• _Your assignment_
Let the line containing "- P(D|¬C) = 0.0750" serve as the first line of the answer and the final line of the entries as its last, with every line between copied exactly.

[Opening Dataset section]

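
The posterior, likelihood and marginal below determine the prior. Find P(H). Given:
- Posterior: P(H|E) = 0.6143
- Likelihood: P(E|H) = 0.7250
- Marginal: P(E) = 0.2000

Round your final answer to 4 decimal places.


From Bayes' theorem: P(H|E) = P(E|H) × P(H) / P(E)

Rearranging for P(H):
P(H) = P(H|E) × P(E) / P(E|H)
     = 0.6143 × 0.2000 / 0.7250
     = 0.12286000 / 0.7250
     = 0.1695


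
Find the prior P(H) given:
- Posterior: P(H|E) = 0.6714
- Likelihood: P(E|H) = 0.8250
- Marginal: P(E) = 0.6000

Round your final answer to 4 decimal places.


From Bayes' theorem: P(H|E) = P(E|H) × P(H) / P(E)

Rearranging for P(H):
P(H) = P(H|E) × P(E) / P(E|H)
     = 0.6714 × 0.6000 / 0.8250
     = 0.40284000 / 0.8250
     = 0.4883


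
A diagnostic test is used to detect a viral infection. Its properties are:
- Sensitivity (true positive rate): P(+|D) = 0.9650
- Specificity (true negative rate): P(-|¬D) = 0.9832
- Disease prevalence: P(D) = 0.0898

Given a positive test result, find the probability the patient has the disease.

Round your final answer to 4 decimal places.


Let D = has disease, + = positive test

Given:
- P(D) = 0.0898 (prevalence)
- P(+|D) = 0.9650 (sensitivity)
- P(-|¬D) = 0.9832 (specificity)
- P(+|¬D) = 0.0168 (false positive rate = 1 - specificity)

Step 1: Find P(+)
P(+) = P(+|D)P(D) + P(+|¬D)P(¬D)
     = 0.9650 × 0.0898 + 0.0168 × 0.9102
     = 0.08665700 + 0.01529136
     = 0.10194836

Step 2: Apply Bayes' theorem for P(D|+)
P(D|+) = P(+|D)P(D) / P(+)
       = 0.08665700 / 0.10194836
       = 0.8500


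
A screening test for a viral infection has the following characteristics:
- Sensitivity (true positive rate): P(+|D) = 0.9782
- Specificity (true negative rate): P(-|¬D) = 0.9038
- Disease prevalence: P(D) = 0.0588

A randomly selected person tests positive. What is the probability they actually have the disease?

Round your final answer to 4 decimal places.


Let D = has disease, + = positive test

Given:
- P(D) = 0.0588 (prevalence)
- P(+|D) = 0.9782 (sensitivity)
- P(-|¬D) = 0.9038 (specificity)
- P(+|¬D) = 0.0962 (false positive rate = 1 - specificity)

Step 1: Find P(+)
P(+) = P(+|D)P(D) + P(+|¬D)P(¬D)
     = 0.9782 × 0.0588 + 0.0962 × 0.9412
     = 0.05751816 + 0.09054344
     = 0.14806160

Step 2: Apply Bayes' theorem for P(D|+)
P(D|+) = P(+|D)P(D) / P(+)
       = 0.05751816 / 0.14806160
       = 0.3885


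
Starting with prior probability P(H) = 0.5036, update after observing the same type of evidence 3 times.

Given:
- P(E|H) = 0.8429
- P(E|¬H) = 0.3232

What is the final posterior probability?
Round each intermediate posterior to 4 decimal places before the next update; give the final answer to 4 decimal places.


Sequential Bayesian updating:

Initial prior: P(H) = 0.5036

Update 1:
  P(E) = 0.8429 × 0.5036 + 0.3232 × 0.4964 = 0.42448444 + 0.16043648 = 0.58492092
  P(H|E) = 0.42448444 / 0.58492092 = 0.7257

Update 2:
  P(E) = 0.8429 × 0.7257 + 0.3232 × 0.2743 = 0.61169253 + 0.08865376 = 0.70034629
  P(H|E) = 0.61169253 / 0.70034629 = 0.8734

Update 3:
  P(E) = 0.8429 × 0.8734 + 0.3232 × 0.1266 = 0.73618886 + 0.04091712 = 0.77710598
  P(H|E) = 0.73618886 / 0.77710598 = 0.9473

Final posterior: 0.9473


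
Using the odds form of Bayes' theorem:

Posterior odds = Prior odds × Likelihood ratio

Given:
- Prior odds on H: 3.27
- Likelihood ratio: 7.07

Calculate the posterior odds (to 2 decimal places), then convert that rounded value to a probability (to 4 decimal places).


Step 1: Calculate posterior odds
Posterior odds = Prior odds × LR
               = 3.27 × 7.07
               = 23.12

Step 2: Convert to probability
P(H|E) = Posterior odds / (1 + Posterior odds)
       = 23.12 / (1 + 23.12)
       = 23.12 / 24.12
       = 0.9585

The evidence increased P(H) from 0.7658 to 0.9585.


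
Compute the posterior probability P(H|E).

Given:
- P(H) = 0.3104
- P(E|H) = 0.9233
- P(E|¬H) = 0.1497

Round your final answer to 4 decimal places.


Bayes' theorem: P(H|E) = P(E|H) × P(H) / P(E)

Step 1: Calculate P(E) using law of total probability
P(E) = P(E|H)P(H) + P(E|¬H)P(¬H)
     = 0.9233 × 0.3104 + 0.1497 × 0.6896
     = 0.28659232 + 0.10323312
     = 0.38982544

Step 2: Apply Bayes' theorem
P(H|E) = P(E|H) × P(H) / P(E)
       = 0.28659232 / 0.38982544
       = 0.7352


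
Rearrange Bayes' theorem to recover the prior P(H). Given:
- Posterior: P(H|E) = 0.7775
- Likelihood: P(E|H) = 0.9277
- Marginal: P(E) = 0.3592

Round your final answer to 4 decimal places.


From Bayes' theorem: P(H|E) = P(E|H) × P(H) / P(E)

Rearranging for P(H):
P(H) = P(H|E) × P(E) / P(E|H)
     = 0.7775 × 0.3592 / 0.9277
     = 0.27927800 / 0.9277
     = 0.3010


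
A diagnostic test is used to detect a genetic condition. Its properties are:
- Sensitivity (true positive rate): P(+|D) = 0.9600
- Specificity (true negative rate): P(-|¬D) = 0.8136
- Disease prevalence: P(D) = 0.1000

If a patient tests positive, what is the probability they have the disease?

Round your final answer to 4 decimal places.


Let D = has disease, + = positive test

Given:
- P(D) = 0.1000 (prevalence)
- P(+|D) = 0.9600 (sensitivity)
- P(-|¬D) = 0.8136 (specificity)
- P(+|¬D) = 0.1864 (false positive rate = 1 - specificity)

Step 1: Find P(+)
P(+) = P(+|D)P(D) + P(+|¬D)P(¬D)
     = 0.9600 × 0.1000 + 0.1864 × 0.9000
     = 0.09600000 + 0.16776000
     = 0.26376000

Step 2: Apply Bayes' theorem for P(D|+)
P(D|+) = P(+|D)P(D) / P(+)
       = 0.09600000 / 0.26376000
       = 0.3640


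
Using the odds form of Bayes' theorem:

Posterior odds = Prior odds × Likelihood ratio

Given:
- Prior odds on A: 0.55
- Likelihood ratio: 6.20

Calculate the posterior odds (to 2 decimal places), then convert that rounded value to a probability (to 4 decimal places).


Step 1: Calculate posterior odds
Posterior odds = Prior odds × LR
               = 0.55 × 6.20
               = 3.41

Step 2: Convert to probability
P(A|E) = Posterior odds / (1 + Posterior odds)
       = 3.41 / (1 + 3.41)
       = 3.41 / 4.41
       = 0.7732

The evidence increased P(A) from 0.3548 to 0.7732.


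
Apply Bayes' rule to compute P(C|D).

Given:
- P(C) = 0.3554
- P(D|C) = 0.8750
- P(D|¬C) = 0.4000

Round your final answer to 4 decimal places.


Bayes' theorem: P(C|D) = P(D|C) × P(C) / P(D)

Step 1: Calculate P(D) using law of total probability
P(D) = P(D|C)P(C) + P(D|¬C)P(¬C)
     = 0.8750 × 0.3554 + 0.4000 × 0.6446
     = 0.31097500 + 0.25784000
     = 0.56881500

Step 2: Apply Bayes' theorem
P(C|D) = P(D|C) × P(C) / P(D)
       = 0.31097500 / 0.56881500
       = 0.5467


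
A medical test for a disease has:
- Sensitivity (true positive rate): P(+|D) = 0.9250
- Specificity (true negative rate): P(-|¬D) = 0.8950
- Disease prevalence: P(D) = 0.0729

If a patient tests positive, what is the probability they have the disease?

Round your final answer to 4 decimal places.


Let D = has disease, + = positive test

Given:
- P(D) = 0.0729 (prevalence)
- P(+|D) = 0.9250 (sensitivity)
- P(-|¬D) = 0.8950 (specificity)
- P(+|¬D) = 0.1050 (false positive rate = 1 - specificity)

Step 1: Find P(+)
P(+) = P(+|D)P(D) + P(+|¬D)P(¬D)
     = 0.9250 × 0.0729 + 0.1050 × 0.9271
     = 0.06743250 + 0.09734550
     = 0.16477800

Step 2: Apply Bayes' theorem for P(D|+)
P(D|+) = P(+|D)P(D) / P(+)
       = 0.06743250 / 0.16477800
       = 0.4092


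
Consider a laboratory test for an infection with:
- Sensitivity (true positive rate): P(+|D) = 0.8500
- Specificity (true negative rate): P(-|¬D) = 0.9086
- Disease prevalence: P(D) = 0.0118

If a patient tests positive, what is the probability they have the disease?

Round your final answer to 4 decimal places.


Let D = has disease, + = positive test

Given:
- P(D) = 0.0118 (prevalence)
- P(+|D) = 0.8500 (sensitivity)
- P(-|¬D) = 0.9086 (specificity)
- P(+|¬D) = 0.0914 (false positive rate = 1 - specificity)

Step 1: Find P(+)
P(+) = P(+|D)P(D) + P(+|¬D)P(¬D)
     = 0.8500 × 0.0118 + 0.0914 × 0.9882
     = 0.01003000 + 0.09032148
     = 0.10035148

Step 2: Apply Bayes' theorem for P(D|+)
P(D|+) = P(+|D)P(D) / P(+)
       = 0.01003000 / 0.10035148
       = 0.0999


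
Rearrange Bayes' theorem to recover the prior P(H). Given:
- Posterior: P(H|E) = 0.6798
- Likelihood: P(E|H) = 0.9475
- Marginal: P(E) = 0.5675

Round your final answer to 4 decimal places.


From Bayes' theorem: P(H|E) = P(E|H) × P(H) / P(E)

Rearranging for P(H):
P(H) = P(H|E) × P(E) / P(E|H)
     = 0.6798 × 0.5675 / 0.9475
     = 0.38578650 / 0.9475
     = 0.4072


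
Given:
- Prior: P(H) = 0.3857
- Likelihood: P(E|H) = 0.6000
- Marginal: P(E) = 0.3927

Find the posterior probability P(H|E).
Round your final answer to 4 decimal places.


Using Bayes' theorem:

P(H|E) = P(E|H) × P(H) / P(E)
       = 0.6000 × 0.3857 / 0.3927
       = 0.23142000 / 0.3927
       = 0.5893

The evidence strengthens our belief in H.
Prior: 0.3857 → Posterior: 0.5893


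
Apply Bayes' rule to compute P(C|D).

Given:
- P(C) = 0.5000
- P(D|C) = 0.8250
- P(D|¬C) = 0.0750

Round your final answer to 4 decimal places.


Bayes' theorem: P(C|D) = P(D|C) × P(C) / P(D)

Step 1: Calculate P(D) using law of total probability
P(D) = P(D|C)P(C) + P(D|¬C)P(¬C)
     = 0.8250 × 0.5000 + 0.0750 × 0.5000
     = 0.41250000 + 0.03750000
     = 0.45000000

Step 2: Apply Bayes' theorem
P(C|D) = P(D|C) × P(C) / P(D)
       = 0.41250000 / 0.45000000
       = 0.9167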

[Closing Dataset section]

• _Written answer_
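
- P(D|¬C) = 0.0750

Round your final answer to 4 decimal places.


Bayes' theorem: P(C|D) = P(D|C) × P(C) / P(D)

Step 1: Calculate P(D) using law of total probability
P(D) = P(D|C)P(C) + P(D|¬C)P(¬C)
     = 0.8250 × 0.5000 + 0.0750 × 0.5000
     = 0.41250000 + 0.03750000
     = 0.45000000

Step 2: Apply Bayes' theorem
P(C|D) = P(D|C) × P(C) / P(D)
       = 0.41250000 / 0.45000000
       = 0.9167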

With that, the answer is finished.